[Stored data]
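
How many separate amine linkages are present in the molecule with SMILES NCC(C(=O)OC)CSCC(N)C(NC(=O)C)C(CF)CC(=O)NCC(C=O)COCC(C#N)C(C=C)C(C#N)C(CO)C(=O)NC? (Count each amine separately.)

2

–NH2 on an sp³ carbon with no adjacent C=O → amine.
pendant –COOCH3: carbonyl C bonded to C and –OCH3 → ester.
C–S–C linkage → sulfide (thioether).
–NH2 on an sp³ carbon with no adjacent C=O → amine.
pendant –NHC(=O)CH3: N bonded to a carbonyl → amide (not amine).
pendant –CH2X: halogen on sp³ carbon → alkyl halide.
–C(=O)–N– linkage → amide (the N is not an amine).
pendant –CHO: carbonyl C bonded to C and H → aldehyde.
C–O–C with sp³ carbons on both sides and no adjacent C=O → ether.
pendant –C≡N: nitrile.
pendant –CH=CH2: C=C double bond → alkene.
pendant –C≡N: nitrile.
pendant –CH2OH on an sp³ backbone C → alcohol.
–C(=O)NHCH3: carbonyl C bonded to C and to N → amide (the N is not an amine).
Amine appears at: H2NCH2, CH(NH2) → 2.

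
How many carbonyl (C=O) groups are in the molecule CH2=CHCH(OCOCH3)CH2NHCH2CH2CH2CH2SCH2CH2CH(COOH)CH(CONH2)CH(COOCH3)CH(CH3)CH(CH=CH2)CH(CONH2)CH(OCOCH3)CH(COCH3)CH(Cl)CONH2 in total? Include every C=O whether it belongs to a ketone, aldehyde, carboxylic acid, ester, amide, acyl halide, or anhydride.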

Work to complete:
Reproduce the data exactly, character for character.

Exercise result:
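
How many separate amine linkages are present in the molecule with SMILES NCC(C(=O)OC)CSCC(N)C(NC(=O)C)C(CF)CC(=O)NCC(C=O)COCC(C#N)C(C=C)C(C#N)C(CO)C(=O)NC? (Count each amine separately.)

2

–NH2 on an sp³ carbon with no adjacent C=O → amine.
pendant –COOCH3: carbonyl C bonded to C and –OCH3 → ester.
C–S–C linkage → sulfide (thioether).
–NH2 on an sp³ carbon with no adjacent C=O → amine.
pendant –NHC(=O)CH3: N bonded to a carbonyl → amide (not amine).
pendant –CH2X: halogen on sp³ carbon → alkyl halide.
–C(=O)–N– linkage → amide (the N is not an amine).
pendant –CHO: carbonyl C bonded to C and H → aldehyde.
C–O–C with sp³ carbons on both sides and no adjacent C=O → ether.
pendant –C≡N: nitrile.
pendant –CH=CH2: C=C double bond → alkene.
pendant –C≡N: nitrile.
pendant –CH2OH on an sp³ backbone C → alcohol.
–C(=O)NHCH3: carbonyl C bonded to C and to N → amide (the N is not an amine).
Amine appears at: H2NCH2, CH(NH2) → 2.

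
How many carbonyl (C=O) groups are in the molecule CH2=CHCH(OCOCH3)CH2NHCH2CH2CH2CH2SCH2CH2CH(COOH)CH(CONH2)CH(COOCH3)CH(CH3)CH(CH=CH2)CH(CONH2)CH(OCOCH3)CH(COCH3)CH(Cl)CONH2 in total? Include every C=O whether it belongs to a ketone, aldehyde, carboxylic acid, ester, amide, acyl halide, or anhydride.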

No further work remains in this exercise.